Directions for this task - Find the number of lines below in which the word "order" appears, and write that number only.

(Saved data entries)
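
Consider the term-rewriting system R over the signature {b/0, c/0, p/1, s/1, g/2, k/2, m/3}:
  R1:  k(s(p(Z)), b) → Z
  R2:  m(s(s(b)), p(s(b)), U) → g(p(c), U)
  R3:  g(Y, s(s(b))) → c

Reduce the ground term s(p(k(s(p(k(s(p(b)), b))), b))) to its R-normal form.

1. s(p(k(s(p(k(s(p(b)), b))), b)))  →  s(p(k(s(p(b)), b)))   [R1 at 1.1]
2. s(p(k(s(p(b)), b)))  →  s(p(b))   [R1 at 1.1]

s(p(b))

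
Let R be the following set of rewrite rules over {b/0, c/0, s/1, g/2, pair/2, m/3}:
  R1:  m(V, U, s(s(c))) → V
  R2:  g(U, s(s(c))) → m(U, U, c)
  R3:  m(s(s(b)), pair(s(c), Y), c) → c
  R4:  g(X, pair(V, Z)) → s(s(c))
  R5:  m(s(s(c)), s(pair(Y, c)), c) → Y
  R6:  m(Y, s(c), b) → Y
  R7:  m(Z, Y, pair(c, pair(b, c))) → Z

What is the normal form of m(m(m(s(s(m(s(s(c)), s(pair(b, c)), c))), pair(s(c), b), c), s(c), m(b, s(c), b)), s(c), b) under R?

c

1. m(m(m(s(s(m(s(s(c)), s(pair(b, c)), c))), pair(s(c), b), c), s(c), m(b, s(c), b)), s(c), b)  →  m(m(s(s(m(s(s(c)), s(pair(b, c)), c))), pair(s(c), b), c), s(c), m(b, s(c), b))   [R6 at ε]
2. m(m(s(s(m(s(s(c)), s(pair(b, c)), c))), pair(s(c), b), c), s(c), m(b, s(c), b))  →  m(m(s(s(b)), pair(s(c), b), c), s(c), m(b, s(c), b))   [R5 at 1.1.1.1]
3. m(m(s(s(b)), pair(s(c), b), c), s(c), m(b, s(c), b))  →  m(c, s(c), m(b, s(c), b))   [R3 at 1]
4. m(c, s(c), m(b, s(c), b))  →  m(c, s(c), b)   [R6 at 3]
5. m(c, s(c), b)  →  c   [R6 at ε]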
...
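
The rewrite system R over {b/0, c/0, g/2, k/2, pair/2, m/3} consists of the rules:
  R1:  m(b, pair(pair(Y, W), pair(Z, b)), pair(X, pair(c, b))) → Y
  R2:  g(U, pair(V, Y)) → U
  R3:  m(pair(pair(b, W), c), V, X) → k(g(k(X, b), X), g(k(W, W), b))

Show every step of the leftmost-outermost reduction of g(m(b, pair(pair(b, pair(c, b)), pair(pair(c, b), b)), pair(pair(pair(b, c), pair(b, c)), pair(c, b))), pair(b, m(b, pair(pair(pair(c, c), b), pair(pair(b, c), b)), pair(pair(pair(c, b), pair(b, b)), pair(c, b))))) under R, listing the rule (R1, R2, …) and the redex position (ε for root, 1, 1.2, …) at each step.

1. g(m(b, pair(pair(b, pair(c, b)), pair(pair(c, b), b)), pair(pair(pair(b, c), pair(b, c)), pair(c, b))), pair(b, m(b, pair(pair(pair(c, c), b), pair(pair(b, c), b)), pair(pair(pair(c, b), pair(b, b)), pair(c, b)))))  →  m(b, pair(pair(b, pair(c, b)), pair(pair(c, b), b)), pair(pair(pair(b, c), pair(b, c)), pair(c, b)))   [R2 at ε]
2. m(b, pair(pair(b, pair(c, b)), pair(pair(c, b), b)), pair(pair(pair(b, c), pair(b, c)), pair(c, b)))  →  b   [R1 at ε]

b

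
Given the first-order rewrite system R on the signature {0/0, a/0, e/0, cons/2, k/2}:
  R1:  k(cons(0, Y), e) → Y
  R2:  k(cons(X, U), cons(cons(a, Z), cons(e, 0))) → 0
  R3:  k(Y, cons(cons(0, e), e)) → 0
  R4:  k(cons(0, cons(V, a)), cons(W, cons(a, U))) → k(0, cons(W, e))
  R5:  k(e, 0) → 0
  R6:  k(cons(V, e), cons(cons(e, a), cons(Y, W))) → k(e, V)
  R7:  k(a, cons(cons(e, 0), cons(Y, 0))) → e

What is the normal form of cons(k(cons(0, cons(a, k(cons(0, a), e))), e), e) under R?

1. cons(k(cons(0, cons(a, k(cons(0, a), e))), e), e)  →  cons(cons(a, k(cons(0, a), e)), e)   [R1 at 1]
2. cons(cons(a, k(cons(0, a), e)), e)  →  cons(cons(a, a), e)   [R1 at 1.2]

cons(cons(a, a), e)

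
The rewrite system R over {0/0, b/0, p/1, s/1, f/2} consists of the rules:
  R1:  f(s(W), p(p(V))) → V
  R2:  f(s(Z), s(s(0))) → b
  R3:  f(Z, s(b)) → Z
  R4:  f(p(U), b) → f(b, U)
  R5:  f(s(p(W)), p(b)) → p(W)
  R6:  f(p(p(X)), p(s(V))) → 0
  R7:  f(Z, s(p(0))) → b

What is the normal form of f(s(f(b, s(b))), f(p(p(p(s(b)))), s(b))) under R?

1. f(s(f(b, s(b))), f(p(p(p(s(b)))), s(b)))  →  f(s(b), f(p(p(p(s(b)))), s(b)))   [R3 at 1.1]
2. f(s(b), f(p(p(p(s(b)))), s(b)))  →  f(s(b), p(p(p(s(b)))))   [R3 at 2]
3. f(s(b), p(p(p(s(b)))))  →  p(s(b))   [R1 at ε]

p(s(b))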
...
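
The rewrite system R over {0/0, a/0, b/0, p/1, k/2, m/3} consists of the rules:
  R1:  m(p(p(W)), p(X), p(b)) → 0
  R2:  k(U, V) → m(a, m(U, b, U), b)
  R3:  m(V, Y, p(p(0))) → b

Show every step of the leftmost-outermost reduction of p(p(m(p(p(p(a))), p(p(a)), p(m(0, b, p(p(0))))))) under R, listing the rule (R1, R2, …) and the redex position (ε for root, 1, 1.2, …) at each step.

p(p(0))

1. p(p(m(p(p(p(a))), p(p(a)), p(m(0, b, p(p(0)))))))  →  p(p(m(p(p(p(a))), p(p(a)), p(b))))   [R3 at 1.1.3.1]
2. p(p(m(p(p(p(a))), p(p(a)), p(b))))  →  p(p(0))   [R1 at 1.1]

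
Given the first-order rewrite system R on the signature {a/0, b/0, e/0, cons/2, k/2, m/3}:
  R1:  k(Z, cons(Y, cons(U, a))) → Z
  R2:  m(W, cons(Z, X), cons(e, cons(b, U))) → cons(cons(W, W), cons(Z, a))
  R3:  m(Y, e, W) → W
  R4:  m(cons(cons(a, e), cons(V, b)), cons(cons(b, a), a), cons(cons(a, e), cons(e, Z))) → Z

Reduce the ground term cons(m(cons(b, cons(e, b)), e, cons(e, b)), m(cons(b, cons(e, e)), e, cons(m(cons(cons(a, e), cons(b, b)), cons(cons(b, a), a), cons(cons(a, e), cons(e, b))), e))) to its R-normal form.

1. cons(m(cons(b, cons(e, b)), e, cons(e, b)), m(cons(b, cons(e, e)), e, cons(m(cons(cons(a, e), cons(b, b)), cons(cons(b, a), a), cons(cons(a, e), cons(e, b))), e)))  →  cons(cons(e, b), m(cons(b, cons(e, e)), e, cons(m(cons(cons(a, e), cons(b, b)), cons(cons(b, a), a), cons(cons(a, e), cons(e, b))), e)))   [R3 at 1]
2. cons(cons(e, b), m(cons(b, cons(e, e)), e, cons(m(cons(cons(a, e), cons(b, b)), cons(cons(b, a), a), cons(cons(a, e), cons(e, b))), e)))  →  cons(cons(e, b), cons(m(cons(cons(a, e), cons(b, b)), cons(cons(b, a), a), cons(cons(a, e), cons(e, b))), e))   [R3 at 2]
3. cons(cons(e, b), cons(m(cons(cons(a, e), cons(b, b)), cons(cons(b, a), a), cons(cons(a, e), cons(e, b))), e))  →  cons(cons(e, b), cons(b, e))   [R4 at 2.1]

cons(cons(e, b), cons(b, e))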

Expected answer - 2